**** Source information
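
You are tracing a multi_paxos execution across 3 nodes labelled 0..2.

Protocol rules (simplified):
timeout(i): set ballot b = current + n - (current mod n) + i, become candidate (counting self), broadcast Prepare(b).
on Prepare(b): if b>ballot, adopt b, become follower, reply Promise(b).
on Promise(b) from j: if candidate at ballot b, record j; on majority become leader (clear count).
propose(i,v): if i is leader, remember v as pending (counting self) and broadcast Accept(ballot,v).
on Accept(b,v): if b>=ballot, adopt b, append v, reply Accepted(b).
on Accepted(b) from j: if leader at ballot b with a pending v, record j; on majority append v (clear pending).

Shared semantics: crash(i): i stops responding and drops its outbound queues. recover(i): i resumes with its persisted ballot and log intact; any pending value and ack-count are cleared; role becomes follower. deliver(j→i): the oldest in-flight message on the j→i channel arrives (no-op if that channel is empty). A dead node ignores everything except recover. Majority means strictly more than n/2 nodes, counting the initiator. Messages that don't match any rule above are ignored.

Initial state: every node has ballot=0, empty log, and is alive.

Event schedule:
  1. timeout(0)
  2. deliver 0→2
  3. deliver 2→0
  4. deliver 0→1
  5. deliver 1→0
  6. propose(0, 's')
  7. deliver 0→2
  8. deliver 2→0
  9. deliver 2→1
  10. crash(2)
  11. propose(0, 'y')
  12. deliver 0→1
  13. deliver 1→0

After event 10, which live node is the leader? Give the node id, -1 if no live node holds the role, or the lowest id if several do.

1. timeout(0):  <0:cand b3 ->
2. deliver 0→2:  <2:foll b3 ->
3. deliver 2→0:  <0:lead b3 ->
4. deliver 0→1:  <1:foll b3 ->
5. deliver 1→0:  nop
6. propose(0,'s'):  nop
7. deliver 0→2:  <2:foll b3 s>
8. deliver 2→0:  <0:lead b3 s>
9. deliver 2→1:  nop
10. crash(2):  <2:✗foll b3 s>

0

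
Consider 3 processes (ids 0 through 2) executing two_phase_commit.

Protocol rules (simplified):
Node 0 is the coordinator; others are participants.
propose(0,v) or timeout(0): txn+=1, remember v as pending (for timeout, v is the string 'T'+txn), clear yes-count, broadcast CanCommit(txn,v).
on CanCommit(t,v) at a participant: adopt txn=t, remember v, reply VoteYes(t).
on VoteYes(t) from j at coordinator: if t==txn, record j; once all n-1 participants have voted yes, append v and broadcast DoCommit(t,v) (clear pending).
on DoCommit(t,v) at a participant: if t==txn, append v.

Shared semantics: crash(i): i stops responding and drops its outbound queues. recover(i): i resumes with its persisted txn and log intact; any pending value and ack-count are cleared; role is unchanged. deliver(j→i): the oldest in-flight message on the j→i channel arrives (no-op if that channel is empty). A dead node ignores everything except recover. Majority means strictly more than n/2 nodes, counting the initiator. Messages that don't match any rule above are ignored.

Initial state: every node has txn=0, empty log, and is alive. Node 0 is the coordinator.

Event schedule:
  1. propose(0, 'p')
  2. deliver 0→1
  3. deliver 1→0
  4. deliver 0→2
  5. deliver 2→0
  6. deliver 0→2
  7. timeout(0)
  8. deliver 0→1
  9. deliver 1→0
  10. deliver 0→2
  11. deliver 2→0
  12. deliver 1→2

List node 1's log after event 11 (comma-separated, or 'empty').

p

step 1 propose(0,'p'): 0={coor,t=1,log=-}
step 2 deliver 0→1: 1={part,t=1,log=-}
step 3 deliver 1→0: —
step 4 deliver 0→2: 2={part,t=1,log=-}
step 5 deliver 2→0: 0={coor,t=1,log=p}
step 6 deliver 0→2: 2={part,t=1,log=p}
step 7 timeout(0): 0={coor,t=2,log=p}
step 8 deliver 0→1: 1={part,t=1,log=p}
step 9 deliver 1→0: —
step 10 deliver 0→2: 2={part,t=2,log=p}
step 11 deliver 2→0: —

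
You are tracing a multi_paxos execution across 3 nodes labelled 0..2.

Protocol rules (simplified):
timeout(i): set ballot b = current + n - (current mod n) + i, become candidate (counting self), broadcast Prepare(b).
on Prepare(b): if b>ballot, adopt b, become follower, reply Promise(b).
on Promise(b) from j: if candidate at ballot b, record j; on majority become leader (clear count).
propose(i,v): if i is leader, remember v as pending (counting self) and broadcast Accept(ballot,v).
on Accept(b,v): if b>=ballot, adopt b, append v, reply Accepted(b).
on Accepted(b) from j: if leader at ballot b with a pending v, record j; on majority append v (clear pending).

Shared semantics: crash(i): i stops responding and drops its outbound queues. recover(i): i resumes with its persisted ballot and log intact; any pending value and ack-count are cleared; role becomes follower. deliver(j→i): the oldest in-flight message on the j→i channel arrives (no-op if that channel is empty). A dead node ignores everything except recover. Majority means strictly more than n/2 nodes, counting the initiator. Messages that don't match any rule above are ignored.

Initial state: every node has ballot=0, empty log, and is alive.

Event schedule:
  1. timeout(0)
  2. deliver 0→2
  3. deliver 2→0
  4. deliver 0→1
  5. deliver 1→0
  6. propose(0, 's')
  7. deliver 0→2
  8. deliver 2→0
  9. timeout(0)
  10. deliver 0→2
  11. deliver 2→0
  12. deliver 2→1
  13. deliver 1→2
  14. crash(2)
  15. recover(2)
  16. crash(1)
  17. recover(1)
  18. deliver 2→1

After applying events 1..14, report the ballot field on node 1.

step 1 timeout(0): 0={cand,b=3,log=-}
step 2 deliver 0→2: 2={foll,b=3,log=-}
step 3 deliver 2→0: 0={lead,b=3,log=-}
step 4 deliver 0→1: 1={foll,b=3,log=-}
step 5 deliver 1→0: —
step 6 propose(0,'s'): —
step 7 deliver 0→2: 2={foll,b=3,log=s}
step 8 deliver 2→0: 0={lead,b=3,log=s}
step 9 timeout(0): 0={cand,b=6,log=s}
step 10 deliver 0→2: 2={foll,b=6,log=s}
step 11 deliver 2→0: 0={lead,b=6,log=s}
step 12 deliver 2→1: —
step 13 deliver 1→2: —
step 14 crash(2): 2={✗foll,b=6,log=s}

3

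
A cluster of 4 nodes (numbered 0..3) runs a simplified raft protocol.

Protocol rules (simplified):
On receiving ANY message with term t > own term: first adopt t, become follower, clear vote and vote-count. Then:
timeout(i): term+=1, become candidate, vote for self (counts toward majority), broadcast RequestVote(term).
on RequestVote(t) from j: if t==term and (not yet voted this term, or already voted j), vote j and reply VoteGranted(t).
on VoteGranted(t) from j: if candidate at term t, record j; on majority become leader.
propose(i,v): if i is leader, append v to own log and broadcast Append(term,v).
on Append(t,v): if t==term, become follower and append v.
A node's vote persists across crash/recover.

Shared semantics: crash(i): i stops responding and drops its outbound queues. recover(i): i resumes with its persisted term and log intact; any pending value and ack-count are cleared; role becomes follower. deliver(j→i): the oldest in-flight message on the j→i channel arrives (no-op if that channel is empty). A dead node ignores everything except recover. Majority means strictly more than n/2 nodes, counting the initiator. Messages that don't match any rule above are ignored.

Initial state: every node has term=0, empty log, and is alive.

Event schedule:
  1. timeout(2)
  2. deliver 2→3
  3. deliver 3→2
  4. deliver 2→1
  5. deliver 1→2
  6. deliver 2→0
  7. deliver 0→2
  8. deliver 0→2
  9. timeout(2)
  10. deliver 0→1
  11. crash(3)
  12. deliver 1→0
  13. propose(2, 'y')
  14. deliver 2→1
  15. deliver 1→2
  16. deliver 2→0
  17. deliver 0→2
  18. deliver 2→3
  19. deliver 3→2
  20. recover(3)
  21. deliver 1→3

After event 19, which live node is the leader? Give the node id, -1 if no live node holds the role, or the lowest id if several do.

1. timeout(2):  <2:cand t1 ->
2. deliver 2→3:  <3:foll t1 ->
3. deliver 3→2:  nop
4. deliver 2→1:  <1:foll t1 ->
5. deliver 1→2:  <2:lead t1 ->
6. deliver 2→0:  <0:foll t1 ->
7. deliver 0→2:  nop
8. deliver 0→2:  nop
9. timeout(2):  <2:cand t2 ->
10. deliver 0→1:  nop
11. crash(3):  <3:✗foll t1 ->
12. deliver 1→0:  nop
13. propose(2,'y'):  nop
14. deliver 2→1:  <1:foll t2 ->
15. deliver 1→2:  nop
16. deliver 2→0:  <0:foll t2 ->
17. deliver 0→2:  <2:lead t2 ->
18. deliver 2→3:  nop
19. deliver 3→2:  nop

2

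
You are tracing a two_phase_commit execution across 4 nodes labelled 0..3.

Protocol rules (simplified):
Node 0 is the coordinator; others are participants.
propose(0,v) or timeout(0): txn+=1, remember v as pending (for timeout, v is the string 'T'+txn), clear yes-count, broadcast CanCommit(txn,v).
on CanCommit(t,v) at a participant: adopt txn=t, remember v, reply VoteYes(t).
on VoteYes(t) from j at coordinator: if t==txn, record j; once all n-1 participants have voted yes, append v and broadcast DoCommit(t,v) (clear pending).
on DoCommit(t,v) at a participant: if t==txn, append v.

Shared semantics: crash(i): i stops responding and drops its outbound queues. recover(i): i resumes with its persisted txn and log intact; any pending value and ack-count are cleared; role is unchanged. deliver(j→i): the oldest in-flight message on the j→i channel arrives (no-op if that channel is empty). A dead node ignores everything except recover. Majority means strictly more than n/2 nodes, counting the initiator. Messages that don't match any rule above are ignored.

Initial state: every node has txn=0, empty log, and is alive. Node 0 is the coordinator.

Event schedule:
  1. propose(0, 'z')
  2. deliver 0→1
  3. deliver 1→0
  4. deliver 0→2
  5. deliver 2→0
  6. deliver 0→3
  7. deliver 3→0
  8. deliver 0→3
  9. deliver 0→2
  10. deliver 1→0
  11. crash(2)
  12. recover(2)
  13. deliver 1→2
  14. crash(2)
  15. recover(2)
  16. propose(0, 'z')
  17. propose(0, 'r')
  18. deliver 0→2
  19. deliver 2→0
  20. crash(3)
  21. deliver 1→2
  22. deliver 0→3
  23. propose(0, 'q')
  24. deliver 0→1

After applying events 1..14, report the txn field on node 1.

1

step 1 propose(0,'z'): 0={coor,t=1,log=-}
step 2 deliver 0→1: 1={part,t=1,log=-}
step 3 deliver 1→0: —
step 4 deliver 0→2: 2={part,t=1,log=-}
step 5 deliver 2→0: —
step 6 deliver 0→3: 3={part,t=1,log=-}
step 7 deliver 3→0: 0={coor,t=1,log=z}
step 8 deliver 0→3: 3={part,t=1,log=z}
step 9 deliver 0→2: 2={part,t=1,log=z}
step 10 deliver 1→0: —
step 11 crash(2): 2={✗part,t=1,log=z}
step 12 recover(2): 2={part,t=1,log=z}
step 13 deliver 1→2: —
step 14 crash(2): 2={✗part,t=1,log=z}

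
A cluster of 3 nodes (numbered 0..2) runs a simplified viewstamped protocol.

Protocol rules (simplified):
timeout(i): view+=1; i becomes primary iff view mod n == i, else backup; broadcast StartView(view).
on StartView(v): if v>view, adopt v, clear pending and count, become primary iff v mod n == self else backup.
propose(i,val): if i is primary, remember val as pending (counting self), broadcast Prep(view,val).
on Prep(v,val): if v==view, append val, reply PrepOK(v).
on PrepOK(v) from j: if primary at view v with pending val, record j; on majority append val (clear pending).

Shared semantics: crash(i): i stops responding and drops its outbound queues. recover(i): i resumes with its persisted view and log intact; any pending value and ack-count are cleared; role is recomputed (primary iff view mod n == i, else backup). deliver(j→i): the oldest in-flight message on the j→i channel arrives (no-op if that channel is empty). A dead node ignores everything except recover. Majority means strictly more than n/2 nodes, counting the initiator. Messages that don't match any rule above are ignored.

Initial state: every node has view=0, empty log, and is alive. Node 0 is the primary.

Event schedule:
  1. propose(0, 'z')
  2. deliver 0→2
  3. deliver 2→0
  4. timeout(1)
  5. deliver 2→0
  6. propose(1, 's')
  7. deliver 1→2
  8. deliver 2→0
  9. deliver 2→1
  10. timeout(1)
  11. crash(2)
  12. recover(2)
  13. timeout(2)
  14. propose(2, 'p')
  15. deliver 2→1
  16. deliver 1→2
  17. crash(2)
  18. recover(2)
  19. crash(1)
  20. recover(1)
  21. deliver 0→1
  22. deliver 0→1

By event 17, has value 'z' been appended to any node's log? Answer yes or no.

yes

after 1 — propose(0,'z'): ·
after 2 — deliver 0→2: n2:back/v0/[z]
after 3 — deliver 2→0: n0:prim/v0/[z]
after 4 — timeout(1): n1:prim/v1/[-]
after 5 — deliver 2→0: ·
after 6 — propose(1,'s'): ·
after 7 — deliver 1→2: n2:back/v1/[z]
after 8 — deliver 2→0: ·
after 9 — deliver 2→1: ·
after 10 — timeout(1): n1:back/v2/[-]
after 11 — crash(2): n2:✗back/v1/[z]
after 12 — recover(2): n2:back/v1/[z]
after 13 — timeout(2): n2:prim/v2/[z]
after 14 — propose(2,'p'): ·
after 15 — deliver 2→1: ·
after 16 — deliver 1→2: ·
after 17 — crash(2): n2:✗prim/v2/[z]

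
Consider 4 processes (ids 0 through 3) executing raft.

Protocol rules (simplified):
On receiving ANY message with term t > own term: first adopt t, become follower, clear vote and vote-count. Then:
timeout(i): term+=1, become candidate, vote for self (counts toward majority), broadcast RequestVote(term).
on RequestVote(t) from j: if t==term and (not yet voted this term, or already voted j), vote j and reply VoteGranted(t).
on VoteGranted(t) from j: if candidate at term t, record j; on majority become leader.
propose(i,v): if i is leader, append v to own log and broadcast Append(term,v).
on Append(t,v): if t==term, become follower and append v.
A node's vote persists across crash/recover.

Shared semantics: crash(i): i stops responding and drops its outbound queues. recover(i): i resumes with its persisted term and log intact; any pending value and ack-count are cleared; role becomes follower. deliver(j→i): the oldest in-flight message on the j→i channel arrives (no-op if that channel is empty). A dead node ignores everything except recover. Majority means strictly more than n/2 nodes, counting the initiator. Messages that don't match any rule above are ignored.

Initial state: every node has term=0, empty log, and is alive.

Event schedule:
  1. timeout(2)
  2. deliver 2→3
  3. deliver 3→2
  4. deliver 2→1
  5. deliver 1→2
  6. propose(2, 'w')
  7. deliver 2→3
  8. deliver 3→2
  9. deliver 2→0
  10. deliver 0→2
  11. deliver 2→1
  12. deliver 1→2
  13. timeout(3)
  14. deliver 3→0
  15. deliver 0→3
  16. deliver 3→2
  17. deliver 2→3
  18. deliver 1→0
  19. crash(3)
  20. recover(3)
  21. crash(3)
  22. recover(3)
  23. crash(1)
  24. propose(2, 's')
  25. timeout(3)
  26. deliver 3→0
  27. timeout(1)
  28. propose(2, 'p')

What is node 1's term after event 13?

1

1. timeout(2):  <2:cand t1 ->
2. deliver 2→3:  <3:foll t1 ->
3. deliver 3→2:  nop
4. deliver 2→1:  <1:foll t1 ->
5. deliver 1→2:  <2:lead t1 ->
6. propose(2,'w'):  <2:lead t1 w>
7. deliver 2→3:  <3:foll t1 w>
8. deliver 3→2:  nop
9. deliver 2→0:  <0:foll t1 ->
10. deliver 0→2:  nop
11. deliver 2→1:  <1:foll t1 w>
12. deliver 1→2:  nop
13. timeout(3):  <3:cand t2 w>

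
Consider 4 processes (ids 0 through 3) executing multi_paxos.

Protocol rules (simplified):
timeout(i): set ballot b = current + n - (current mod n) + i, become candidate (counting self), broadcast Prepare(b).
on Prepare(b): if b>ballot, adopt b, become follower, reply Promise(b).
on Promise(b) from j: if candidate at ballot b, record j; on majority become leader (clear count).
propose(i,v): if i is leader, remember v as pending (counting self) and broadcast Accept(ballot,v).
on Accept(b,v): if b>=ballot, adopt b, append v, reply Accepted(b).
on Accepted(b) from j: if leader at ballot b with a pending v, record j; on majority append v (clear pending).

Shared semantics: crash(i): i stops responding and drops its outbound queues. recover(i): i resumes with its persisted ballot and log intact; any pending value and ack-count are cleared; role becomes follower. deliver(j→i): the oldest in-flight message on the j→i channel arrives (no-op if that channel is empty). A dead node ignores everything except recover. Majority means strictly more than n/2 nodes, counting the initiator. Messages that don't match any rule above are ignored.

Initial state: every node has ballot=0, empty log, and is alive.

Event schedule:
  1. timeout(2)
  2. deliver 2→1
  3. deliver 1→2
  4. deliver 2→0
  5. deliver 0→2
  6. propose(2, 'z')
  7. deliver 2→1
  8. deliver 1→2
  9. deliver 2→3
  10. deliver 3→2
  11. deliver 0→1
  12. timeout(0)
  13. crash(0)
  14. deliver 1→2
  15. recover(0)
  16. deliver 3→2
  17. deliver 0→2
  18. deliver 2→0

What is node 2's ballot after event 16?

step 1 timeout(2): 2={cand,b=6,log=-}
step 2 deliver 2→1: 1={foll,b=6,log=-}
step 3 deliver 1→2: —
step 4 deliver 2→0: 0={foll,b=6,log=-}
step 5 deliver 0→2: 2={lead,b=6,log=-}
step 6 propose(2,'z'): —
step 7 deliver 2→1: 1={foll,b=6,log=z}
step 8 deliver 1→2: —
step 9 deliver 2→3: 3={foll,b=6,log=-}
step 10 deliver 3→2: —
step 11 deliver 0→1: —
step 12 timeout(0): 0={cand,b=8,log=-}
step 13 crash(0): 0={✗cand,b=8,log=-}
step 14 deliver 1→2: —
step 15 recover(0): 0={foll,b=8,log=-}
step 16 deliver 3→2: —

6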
********
- Work instructions
Check each line above for the word "primary", and copy the lines where it appears.

- Problem solution
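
timeout(i): view+=1; i becomes primary iff view mod n == i, else backup; broadcast StartView(view).
on StartView(v): if v>view, adopt v, clear pending and count, become primary iff v mod n == self else backup.
propose(i,val): if i is primary, remember val as pending (counting self), broadcast Prep(view,val).
on PrepOK(v) from j: if primary at view v with pending val, record j; on majority append val (clear pending).
Shared semantics: crash(i): i stops responding and drops its outbound queues. recover(i): i resumes with its persisted view and log intact; any pending value and ack-count are cleared; role is recomputed (primary iff view mod n == i, else backup). deliver(j→i): the oldest in-flight message on the j→i channel arrives (no-op if that channel is empty). A dead node ignores everything except recover. Majority means strictly more than n/2 nodes, counting the initiator. Messages that don't match any rule above are ignored.
Initial state: every node has view=0, empty log, and is alive. Node 0 is the primary.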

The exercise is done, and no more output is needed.